→ WORK INSTRUCTION: From the listing that follows, extract every line and set it down unaltered.

MATERIAL PROVIDED START

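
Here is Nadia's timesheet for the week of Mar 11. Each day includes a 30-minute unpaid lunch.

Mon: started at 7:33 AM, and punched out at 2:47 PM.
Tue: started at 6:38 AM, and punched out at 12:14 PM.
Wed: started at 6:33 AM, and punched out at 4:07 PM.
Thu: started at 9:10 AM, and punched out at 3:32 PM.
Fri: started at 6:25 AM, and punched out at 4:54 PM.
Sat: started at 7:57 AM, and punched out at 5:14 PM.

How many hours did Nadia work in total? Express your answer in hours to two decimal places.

45.53 hours

Mon: 7:33 AM–2:47 PM = 7 h 14 min; less 30 min break → 6 h 44 min
Tue: 6:38 AM–12:14 PM = 5 h 36 min; less 30 min break → 5 h 6 min
Wed: 6:33 AM–4:07 PM = 9 h 34 min; less 30 min break → 9 h 4 min
Thu: 9:10 AM–3:32 PM = 6 h 22 min; less 30 min break → 5 h 52 min
Fri: 6:25 AM–4:54 PM = 10 h 29 min; less 30 min break → 9 h 59 min
Sat: 7:57 AM–5:14 PM = 9 h 17 min; less 30 min break → 8 h 47 min
Total: 6 h 44 min + 5 h 6 min + 9 h 4 min + 5 h 52 min + 9 h 59 min + 8 h 47 min = 45 h 32 min.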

MATERIAL PROVIDED END

→ RESULT OF THIS EXERCISE:
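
Here is Nadia's timesheet for the week of Mar 11. Each day includes a 30-minute unpaid lunch.

Mon: started at 7:33 AM, and punched out at 2:47 PM.
Tue: started at 6:38 AM, and punched out at 12:14 PM.
Wed: started at 6:33 AM, and punched out at 4:07 PM.
Thu: started at 9:10 AM, and punched out at 3:32 PM.
Fri: started at 6:25 AM, and punched out at 4:54 PM.
Sat: started at 7:57 AM, and punched out at 5:14 PM.

How many hours did Nadia work in total? Express your answer in hours to two decimal places.

45.53 hours

Mon: 7:33 AM–2:47 PM = 7 h 14 min; less 30 min break → 6 h 44 min
Tue: 6:38 AM–12:14 PM = 5 h 36 min; less 30 min break → 5 h 6 min
Wed: 6:33 AM–4:07 PM = 9 h 34 min; less 30 min break → 9 h 4 min
Thu: 9:10 AM–3:32 PM = 6 h 22 min; less 30 min break → 5 h 52 min
Fri: 6:25 AM–4:54 PM = 10 h 29 min; less 30 min break → 9 h 59 min
Sat: 7:57 AM–5:14 PM = 9 h 17 min; less 30 min break → 8 h 47 min
Total: 6 h 44 min + 5 h 6 min + 9 h 4 min + 5 h 52 min + 9 h 59 min + 8 h 47 min = 45 h 32 min.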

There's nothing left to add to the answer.